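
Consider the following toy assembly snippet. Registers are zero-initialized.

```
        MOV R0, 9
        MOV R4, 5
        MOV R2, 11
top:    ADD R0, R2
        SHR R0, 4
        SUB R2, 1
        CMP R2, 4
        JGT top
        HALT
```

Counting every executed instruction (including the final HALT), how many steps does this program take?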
---
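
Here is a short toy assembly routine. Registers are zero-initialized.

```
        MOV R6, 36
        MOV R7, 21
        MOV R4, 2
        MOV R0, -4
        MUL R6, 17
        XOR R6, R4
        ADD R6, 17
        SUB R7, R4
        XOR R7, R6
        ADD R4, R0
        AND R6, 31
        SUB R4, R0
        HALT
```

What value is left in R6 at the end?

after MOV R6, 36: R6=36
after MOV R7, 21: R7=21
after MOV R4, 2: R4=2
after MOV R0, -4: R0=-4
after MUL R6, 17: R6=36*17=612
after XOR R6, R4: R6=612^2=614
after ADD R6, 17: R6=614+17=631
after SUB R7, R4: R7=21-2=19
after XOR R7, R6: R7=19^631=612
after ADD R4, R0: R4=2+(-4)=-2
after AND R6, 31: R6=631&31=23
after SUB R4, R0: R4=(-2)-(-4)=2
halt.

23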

* **Work task**
Wherever a line in the data above holds the word "Registers", copy that line.

* **Answer section**
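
Consider the following toy assembly snippet. Registers are zero-initialized.
Here is a short toy assembly routine. Registers are zero-initialized.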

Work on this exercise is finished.